→ **EXERCISE REQUIREMENTS**: Answer with only the number of lines below where "fields" appears.

_____

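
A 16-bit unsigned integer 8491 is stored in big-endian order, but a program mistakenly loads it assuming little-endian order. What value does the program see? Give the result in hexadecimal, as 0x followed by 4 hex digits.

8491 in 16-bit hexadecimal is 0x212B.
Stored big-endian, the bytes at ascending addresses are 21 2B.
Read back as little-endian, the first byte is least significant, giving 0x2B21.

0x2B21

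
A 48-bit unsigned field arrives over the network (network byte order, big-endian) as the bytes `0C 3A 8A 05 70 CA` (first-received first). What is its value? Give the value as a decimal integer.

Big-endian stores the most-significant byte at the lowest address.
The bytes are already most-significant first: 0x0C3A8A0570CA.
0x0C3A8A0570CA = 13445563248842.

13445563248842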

_____

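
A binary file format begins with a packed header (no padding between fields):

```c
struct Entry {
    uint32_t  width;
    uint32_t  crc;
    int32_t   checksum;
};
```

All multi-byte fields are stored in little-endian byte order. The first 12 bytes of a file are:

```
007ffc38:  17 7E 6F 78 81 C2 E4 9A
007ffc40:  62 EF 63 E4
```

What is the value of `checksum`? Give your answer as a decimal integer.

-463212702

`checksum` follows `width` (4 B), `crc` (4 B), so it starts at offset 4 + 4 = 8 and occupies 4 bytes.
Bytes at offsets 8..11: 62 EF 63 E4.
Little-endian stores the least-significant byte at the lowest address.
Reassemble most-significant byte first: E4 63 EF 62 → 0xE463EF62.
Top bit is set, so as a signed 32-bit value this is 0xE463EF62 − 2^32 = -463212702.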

_____

→ **EXERCISE RESPONSE**: 2